## Your assignment:
Filter the entries, keeping every line with the string "that".

(Stored items)

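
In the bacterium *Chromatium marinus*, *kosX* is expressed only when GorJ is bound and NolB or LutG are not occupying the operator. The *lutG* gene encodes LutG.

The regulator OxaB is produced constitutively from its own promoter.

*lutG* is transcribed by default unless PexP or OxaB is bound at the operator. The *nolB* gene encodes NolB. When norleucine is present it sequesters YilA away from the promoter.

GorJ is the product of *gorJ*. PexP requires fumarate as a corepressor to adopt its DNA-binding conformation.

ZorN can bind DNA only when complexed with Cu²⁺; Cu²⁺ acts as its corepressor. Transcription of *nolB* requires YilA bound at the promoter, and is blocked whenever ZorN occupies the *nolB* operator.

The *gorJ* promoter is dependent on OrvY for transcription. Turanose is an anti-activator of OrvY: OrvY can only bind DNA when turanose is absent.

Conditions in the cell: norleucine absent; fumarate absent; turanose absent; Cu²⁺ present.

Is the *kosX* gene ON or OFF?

ON

Turanose is absent, so OrvY is active.
No repressor is bound and OrvY is active, so *gorJ* is transcribed.
So GorJ is produced and active.
Norleucine is absent, so YilA is active.
Cu²⁺ is present, so ZorN is active.
With repressor ZorN bound, *nolB* is not transcribed.
So NolB is not produced.
Fumarate is absent, so PexP is inactive.
OxaB is produced constitutively and is active.
With repressor OxaB bound, *lutG* is not transcribed.
So LutG is not produced.
No repressor is bound and GorJ is active, so *kosX* is transcribed.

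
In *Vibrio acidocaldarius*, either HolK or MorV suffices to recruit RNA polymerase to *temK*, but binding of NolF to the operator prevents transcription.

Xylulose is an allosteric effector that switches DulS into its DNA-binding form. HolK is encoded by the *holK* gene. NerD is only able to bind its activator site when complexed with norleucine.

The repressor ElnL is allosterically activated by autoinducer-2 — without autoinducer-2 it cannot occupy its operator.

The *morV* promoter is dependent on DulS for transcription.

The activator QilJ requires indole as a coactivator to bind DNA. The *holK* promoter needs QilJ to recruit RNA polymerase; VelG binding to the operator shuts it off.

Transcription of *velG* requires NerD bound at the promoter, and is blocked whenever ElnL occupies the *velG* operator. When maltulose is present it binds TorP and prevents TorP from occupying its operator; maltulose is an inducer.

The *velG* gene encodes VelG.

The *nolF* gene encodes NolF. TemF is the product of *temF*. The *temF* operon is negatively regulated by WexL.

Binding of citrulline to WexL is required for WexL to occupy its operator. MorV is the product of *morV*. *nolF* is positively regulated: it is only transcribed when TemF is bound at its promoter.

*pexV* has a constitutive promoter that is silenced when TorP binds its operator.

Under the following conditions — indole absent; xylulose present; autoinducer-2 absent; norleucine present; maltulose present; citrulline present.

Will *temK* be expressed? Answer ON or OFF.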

## Exercise response:
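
Xylulose is an allosteric effector that switches DulS into its DNA-binding form. HolK is encoded by the *holK* gene. NerD is only able to bind its activator site when complexed with norleucine.
*pexV* has a constitutive promoter that is silenced when TorP binds its operator.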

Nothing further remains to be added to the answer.